**Problem to work on**
Each line of the data below that contains "vertex" must be copied.

**Extracted material**
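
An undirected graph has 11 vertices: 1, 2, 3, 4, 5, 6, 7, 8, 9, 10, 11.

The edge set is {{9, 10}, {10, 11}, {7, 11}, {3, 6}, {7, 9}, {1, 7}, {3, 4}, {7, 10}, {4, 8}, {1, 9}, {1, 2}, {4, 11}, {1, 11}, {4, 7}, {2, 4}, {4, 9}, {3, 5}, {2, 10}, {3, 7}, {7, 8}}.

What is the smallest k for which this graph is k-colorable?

3

4, 7, 8 are mutually adjacent, so at least 3 colors are needed.
3 colors suffice: color red → {2, 5, 6, 7}; color blue → {1, 4, 10}; color green → {3, 8, 9, 11}. Every edge joins two different colors.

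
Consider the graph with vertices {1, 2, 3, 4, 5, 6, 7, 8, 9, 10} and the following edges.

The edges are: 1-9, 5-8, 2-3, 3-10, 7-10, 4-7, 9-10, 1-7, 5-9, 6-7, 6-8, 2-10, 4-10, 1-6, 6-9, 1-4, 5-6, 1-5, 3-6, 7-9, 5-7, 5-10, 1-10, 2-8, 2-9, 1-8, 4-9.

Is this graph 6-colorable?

The chromatic number is 5. 1, 4, 7, 9, 10 are mutually adjacent (a clique of size 5), so at least 5 colors are needed.
A valid assignment using 5 colors: 1=a, 2=a, 3=b, 4=d, 5=d, 6=c, 7=e, 8=b, 9=b, 10=c.
Since 6 ≥ 5, a proper 6-coloring certainly exists.

Yes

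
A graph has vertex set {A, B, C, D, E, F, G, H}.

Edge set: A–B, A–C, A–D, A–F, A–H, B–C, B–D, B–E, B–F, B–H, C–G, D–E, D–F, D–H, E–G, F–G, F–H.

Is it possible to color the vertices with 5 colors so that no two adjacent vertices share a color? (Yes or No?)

The chromatic number is 5. A, B, D, F, H are mutually adjacent (a clique of size 5), so at least 5 colors are needed.
5 colors suffice: color 1 → {B, G}; color 2 → {C, D}; color 3 → {E, F}; color 4 → {A}; color 5 → {H}.
That is already a proper 5-coloring.

Yes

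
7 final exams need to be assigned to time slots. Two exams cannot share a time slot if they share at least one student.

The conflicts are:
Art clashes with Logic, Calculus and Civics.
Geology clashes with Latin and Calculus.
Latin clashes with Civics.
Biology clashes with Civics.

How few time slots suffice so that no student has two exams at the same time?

3

The cycle Civics-Art-Calculus-Geology-Latin-Civics has odd length 5, so it cannot be 2-colored; at least 3 time slots are needed.
Using 3 time slots: Art=2, Logic=1, Geology=3, Latin=2, Calculus=1, Biology=2, Civics=1. No two conflicting exams share a time slot.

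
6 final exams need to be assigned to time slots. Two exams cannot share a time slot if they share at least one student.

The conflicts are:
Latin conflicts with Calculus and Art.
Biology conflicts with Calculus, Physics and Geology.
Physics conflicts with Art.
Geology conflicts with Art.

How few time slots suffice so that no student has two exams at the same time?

The cycle Physics-Art-Latin-Calculus-Biology-Physics has odd length 5, so it cannot be 2-colored; at least 3 time slots are needed.
3 time slots suffice: time slot 1 → {Biology, Art}; time slot 2 → {Latin, Physics, Geology}; time slot 3 → {Calculus}. Each listed conflict is separated.

3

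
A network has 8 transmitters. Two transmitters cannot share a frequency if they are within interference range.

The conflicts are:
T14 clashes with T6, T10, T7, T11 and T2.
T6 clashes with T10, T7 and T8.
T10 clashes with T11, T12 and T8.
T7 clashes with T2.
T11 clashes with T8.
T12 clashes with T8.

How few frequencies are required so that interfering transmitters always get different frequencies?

3

T14, T6, T7 are mutually in conflict, so at least 3 frequencies are needed.
3 frequencies suffice: frequency 1 → {T10, T7}; frequency 2 → {T14, T8}; frequency 3 → {T6, T11, T2, T12}. Each listed conflict is separated.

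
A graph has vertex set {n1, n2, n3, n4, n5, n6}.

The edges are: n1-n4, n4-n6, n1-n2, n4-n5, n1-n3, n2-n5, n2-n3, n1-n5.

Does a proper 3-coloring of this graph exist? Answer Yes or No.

The chromatic number is 3. n1, n2, n5 are mutually adjacent, so at least 3 colors are needed.
3 colors suffice: color 1 → {n1, n6}; color 2 → {n2, n4}; color 3 → {n3, n5}.
That is already a proper 3-coloring.

Yes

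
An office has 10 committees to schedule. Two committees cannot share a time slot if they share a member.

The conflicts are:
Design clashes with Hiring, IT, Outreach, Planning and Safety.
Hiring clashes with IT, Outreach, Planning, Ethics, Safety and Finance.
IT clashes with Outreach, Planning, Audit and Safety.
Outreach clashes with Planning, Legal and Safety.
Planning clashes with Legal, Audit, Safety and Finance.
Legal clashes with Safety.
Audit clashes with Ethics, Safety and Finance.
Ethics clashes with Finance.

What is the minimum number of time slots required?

Design, Hiring, IT, Outreach, Planning, Safety all conflict with each other, so at least 6 time slots are needed.
6 time slots suffice: Design=6, Hiring=2, IT=5, Outreach=4, Planning=1, Legal=2, Audit=2, Ethics=1, Safety=3, Finance=3. Every pair that conflicts lands in different time slots.

6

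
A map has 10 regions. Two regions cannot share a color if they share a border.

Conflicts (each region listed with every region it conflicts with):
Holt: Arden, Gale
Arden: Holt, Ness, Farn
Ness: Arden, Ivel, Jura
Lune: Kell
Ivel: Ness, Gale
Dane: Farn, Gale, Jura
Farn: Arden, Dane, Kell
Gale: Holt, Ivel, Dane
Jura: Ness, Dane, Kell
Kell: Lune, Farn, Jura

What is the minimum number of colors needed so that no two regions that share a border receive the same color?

3

The cycle Ness-Arden-Farn-Kell-Jura-Ness has odd length 5, so it cannot be 2-colored; at least 3 colors are needed.
3 colors suffice: color 1 → {Lune, Farn, Gale, Jura}; color 2 → {Holt, Ness, Dane, Kell}; color 3 → {Arden, Ivel}. No two conflicting regions share a color.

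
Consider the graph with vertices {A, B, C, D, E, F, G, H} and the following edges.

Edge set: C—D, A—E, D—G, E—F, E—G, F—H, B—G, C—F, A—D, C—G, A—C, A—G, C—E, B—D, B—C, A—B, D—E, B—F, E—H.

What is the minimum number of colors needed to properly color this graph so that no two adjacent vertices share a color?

A, B, C, D, G form a clique, so at least 5 colors are needed.
5 colors suffice: color 1 → {C, H}; color 2 → {B, E}; color 3 → {F, G}; color 4 → {D}; color 5 → {A}. Every edge joins two different colors.

5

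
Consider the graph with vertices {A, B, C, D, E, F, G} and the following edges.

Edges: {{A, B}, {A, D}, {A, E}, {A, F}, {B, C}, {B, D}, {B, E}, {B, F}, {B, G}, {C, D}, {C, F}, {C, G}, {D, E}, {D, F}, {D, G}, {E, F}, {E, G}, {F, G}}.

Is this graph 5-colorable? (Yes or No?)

The chromatic number is 5. B, D, E, F, G form a clique, so at least 5 colors are needed.
One proper 5-coloring: A=4, B=2, C=5, D=1, E=5, F=3, G=4.
That is already a proper 5-coloring.

Yes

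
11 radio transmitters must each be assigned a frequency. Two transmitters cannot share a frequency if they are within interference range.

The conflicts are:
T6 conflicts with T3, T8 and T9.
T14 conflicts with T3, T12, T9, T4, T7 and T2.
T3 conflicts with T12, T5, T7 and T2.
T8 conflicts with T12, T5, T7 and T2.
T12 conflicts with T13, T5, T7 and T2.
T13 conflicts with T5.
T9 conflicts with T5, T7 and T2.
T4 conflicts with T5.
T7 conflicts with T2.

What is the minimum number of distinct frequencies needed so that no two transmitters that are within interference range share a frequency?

T14, T3, T12, T7, T2 are mutually in conflict, so at least 5 frequencies are needed.
5 frequencies suffice: frequency 1 → {T12, T9, T4}; frequency 2 → {T6, T14, T5}; frequency 3 → {T13, T2}; frequency 4 → {T3, T8}; frequency 5 → {T7}. No two conflicting transmitters share a frequency.

5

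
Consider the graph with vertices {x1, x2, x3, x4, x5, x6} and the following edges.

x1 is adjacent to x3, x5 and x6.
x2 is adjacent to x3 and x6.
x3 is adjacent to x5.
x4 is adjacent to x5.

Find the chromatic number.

x1, x3, x5 are mutually adjacent, so at least 3 colors are needed.
A valid assignment using 3 colors: x1=3, x2=2, x3=1, x4=1, x5=2, x6=1. Each edge has distinct colors on its endpoints.

3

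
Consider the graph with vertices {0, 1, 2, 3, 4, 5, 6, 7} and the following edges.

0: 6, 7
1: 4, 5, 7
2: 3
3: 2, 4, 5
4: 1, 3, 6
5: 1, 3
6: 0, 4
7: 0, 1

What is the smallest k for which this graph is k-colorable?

The cycle 1-4-6-0-7-1 has odd length 5, so it cannot be 2-colored; at least 3 colors are needed.
3 colors suffice: color a → {1, 3, 6}; color b → {2, 4, 5, 7}; color c → {0}. Each edge has distinct colors on its endpoints.

3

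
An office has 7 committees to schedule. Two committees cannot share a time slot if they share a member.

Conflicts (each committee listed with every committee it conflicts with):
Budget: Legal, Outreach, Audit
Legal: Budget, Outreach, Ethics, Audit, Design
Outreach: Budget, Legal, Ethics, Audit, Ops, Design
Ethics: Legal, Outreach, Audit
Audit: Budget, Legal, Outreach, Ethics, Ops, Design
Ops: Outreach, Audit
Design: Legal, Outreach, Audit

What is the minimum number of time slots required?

Legal, Outreach, Ethics, Audit pairwise conflict, so at least 4 time slots are needed.
4 time slots suffice: time slot 1 → {Outreach}; time slot 2 → {Audit}; time slot 3 → {Legal, Ops}; time slot 4 → {Budget, Ethics, Design}. Every pair that conflicts lands in different time slots.

4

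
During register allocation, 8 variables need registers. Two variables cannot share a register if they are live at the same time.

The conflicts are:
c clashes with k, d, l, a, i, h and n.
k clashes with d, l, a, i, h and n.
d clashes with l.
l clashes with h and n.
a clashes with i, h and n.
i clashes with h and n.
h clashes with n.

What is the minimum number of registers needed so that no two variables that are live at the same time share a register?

c, k, a, i, h, n pairwise conflict, so at least 6 registers are needed.
Using 6 registers: c=2, k=1, d=3, l=5, a=6, i=5, h=3, n=4. Each listed conflict is separated.

6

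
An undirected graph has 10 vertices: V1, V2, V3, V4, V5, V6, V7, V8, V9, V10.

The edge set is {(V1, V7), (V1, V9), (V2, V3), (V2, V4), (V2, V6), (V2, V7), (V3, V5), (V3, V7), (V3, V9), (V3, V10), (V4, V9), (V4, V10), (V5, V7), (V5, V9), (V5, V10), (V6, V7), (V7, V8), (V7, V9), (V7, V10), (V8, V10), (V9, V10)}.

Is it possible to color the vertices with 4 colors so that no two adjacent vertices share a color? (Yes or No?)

No

V3, V5, V7, V9, V10 are pairwise adjacent (a clique of size 5), so at least 5 colors are needed.
So 4 colors are not enough.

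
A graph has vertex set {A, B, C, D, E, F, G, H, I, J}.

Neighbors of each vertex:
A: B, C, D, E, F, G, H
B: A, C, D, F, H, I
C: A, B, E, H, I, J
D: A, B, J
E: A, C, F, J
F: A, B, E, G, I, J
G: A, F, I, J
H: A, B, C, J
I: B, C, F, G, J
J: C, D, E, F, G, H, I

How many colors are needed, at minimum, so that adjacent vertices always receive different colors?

4

F, G, I, J form a clique, so at least 4 colors are needed.
One proper 4-coloring: A=1, B=3, C=2, D=2, E=3, F=2, G=3, H=4, I=4, J=1. No two adjacent vertices share a color.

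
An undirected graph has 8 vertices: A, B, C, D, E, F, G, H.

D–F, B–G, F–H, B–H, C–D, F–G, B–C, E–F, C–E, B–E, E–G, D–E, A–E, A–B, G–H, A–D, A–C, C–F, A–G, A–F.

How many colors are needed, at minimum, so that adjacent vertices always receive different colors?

5

A, C, D, E, F are mutually adjacent (a clique of size 5), so at least 5 colors are needed.
One proper 5-coloring: A=1, B=3, C=4, D=5, E=2, F=3, G=4, H=1. Each edge has distinct colors on its endpoints.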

**Solution to this task**
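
A graph has vertex set {A, B, C, D, E, F, G, H}.
A graph has vertex set {n1, n2, n3, n4, n5, n6}.
A graph has vertex set {A, B, C, D, E, F, G, H, I, J}.
Neighbors of each vertex: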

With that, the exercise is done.